Stored data entries
☆ ☆ ☆ ☆ ☆

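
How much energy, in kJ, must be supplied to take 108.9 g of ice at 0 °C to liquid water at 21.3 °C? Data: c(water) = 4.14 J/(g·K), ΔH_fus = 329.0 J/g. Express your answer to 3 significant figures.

q1 (melt at 0 °C): 108.9 × 329.0 = 35828 J
q2 (heat water 0.0→21.3 °C): 108.9 × 4.14 × 21.3 = 9603 J
Total: 35828 + 9603 = 45431 J = 45.4 kJ

q = 45.4 kJ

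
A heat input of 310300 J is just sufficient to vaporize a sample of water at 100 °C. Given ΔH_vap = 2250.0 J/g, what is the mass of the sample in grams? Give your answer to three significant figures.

m = q / ΔH_vap = 310300 J / 2250.0 J/g = 138 g

m = 138 g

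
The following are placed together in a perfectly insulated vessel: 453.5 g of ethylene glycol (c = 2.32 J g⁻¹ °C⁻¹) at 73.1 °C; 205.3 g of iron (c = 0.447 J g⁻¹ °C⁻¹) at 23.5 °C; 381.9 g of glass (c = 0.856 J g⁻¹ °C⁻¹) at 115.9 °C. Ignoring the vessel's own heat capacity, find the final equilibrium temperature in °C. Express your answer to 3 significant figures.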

☆ ☆ ☆ ☆ ☆

Look above for the line with "A heat input", then copy it and each later line exactly, stopping at the last line of the records.

Task output
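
A heat input of 310300 J is just sufficient to vaporize a sample of water at 100 °C. Given ΔH_vap = 2250.0 J/g, what is the mass of the sample in grams? Give your answer to three significant figures.

m = q / ΔH_vap = 310300 J / 2250.0 J/g = 138 g

m = 138 g

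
The following are placed together in a perfectly insulated vessel: 453.5 g of ethylene glycol (c = 2.32 J g⁻¹ °C⁻¹) at 73.1 °C; 205.3 g of iron (c = 0.447 J g⁻¹ °C⁻¹) at 23.5 °C; 381.9 g of glass (c = 0.856 J g⁻¹ °C⁻¹) at 115.9 °C. Ignoring the vessel's own heat capacity, find the final equilibrium temperature in °C. Express your answer to 3 significant figures.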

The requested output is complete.